### Exercise prompt
From the entries, copy out every line in which the word "verbs" is found.
══════════════════════════════
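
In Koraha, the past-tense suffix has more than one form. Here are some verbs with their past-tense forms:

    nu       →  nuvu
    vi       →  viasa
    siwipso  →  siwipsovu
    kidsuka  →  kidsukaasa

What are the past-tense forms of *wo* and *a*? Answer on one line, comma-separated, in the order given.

Looking at the last vowel of each stem: -vu when the last vowel of the stem is a rounded vowel (*nu*, *siwipso*); -asa when the last vowel of the stem is an unrounded vowel (*vi*, *kidsuka*).
*wo* — last vowel /o/ (a rounded vowel) → -vu → *wovu*.
*a* — last vowel /a/ (an unrounded vowel) → -asa → *aasa*.

wovu, aasa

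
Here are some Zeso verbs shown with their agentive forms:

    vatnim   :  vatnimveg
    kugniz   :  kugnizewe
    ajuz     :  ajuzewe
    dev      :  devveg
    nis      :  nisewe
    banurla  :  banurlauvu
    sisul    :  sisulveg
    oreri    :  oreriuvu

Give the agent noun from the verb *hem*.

The alternation tracks the final sound of the stem — -ewe when the stem ends in a sibilant (*kugniz*, *ajuz*, *nis*); -veg when the stem ends in a non-sibilant consonant (*vatnim*, *dev*, *sisul*); -uvu when the stem ends in a vowel (*banurla*, *oreri*).
*hem* — final sound /m/ (a non-sibilant consonant) → -veg → *hemveg*.

hemveg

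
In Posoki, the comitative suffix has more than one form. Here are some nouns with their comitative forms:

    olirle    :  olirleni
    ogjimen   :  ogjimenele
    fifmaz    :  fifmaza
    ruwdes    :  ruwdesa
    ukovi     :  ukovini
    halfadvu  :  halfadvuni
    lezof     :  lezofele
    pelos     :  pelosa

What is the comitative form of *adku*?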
══════════════════════════════
### Exercise solution
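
In Koraha, the past-tense suffix has more than one form. Here are some verbs with their past-tense forms:
Here are some Zeso verbs shown with their agentive forms: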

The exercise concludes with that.